#### Collected data
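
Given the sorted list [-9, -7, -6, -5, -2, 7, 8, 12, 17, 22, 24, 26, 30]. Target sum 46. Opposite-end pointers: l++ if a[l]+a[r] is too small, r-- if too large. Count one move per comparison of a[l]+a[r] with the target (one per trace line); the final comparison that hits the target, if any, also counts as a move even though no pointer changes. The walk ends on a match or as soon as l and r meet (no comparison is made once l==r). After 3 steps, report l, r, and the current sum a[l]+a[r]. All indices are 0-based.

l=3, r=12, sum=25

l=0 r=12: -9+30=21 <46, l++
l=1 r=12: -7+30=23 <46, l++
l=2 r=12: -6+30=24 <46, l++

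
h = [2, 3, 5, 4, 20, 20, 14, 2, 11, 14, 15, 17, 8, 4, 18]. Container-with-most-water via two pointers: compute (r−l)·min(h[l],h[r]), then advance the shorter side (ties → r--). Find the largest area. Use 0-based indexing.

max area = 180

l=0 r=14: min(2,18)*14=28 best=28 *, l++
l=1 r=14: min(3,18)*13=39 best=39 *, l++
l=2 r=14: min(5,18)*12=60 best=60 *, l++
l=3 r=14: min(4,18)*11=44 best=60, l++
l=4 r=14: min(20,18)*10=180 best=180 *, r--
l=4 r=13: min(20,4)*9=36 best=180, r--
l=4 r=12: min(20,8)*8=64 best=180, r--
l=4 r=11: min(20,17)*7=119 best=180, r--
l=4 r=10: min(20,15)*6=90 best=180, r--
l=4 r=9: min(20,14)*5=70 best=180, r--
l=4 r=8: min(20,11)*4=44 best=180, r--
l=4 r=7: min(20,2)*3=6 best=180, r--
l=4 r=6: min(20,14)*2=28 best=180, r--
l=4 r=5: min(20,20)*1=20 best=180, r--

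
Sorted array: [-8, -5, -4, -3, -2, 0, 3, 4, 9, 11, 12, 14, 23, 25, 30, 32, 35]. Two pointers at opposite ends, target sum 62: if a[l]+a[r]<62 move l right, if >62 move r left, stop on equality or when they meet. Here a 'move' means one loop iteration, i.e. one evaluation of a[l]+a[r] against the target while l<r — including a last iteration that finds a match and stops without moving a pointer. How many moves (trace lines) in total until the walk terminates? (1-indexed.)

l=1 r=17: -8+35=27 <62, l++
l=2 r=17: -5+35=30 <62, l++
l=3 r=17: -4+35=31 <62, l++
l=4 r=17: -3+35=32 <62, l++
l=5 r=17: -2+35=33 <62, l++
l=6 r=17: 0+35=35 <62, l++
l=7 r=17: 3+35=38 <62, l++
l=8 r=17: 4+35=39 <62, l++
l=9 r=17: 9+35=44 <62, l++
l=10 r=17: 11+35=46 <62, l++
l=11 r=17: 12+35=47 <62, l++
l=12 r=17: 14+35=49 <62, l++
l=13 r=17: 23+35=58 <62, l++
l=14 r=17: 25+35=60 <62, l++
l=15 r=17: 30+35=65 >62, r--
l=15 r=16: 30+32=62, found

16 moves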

#### THE PROBLEM
Return the entries in full. Do not alter them.

#### REPLY
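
Given the sorted list [-9, -7, -6, -5, -2, 7, 8, 12, 17, 22, 24, 26, 30]. Target sum 46. Opposite-end pointers: l++ if a[l]+a[r] is too small, r-- if too large. Count one move per comparison of a[l]+a[r] with the target (one per trace line); the final comparison that hits the target, if any, also counts as a move even though no pointer changes. The walk ends on a match or as soon as l and r meet (no comparison is made once l==r). After 3 steps, report l, r, and the current sum a[l]+a[r]. All indices are 0-based.

l=3, r=12, sum=25

l=0 r=12: -9+30=21 <46, l++
l=1 r=12: -7+30=23 <46, l++
l=2 r=12: -6+30=24 <46, l++

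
h = [2, 3, 5, 4, 20, 20, 14, 2, 11, 14, 15, 17, 8, 4, 18]. Container-with-most-water via two pointers: compute (r−l)·min(h[l],h[r]), then advance the shorter side (ties → r--). Find the largest area. Use 0-based indexing.

max area = 180

l=0 r=14: min(2,18)*14=28 best=28 *, l++
l=1 r=14: min(3,18)*13=39 best=39 *, l++
l=2 r=14: min(5,18)*12=60 best=60 *, l++
l=3 r=14: min(4,18)*11=44 best=60, l++
l=4 r=14: min(20,18)*10=180 best=180 *, r--
l=4 r=13: min(20,4)*9=36 best=180, r--
l=4 r=12: min(20,8)*8=64 best=180, r--
l=4 r=11: min(20,17)*7=119 best=180, r--
l=4 r=10: min(20,15)*6=90 best=180, r--
l=4 r=9: min(20,14)*5=70 best=180, r--
l=4 r=8: min(20,11)*4=44 best=180, r--
l=4 r=7: min(20,2)*3=6 best=180, r--
l=4 r=6: min(20,14)*2=28 best=180, r--
l=4 r=5: min(20,20)*1=20 best=180, r--

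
Sorted array: [-8, -5, -4, -3, -2, 0, 3, 4, 9, 11, 12, 14, 23, 25, 30, 32, 35]. Two pointers at opposite ends, target sum 62: if a[l]+a[r]<62 move l right, if >62 move r left, stop on equality or when they meet. Here a 'move' means one loop iteration, i.e. one evaluation of a[l]+a[r] against the target while l<r — including a last iteration that finds a match and stops without moving a pointer. How many moves (trace lines) in total until the walk terminates? (1-indexed.)

l=1 r=17: -8+35=27 <62, l++
l=2 r=17: -5+35=30 <62, l++
l=3 r=17: -4+35=31 <62, l++
l=4 r=17: -3+35=32 <62, l++
l=5 r=17: -2+35=33 <62, l++
l=6 r=17: 0+35=35 <62, l++
l=7 r=17: 3+35=38 <62, l++
l=8 r=17: 4+35=39 <62, l++
l=9 r=17: 9+35=44 <62, l++
l=10 r=17: 11+35=46 <62, l++
l=11 r=17: 12+35=47 <62, l++
l=12 r=17: 14+35=49 <62, l++
l=13 r=17: 23+35=58 <62, l++
l=14 r=17: 25+35=60 <62, l++
l=15 r=17: 30+35=65 >62, r--
l=15 r=16: 30+32=62, found

16 moves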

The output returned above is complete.